Collected data:
+++
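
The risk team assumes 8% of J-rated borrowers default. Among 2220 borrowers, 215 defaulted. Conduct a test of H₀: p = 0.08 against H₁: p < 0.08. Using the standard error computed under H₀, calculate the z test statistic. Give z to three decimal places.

z = 2.926

p̂ = 215/2220 ≈ 0.096847.
SE = √(p₀(1−p₀)/n) = √(0.0736/2220) = 0.005758.
z = (0.096847 − 0.08)/0.005758 = 0.016847/0.005758 = 2.926.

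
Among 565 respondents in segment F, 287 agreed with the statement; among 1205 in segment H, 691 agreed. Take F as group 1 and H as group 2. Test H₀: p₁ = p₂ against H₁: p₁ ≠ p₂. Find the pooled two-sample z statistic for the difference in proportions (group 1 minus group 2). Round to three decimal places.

p̂₁ = 287/565 ≈ 0.50796, p̂₂ = 691/1205 ≈ 0.57344.
Pooled p̂ = (287+691)/(565+1205) = 978/1770 = 0.55254.
SE = √(0.247239 × 0.00259979) = 0.02535.
z = (0.50796 − 0.57344)/0.02535 = -0.06548/0.02535 = -2.583.
Two-sided p-value ≈ 2·Φ(−2.583) = 0.0098.

z = -2.583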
+++
Work item:
Your reply must be a faithful copy of each entry above.

Output:
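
The risk team assumes 8% of J-rated borrowers default. Among 2220 borrowers, 215 defaulted. Conduct a test of H₀: p = 0.08 against H₁: p < 0.08. Using the standard error computed under H₀, calculate the z test statistic. Give z to three decimal places.

z = 2.926

p̂ = 215/2220 ≈ 0.096847.
SE = √(p₀(1−p₀)/n) = √(0.0736/2220) = 0.005758.
z = (0.096847 − 0.08)/0.005758 = 0.016847/0.005758 = 2.926.

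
Among 565 respondents in segment F, 287 agreed with the statement; among 1205 in segment H, 691 agreed. Take F as group 1 and H as group 2. Test H₀: p₁ = p₂ against H₁: p₁ ≠ p₂. Find the pooled two-sample z statistic for the difference in proportions (group 1 minus group 2). Round to three decimal places.

p̂₁ = 287/565 ≈ 0.50796, p̂₂ = 691/1205 ≈ 0.57344.
Pooled p̂ = (287+691)/(565+1205) = 978/1770 = 0.55254.
SE = √(0.247239 × 0.00259979) = 0.02535.
z = (0.50796 − 0.57344)/0.02535 = -0.06548/0.02535 = -2.583.
Two-sided p-value ≈ 2·Φ(−2.583) = 0.0098.

z = -2.583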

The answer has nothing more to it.